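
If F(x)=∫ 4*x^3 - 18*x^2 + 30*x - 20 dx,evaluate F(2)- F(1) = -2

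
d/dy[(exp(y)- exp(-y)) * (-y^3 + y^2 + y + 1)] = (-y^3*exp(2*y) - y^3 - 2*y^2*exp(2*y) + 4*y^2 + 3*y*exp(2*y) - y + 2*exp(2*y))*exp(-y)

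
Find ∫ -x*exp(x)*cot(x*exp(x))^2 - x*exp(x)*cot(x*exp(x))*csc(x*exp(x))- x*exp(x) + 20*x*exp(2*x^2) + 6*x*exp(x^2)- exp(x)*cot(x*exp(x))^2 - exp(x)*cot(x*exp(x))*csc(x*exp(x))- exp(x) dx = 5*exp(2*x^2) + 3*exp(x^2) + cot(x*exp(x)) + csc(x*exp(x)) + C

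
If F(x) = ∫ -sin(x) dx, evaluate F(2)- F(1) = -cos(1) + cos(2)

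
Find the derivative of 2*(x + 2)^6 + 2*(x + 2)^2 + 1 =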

### ASSIGNMENT
Go through the entries above and copy each line with "Find" in it.

### TASK OUTPUT
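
Find ∫ -x*exp(x)*cot(x*exp(x))^2 - x*exp(x)*cot(x*exp(x))*csc(x*exp(x))- x*exp(x) + 20*x*exp(2*x^2) + 6*x*exp(x^2)- exp(x)*cot(x*exp(x))^2 - exp(x)*cot(x*exp(x))*csc(x*exp(x))- exp(x) dx = 5*exp(2*x^2) + 3*exp(x^2) + cot(x*exp(x)) + csc(x*exp(x)) + C
Find the derivative of 2*(x + 2)^6 + 2*(x + 2)^2 + 1 =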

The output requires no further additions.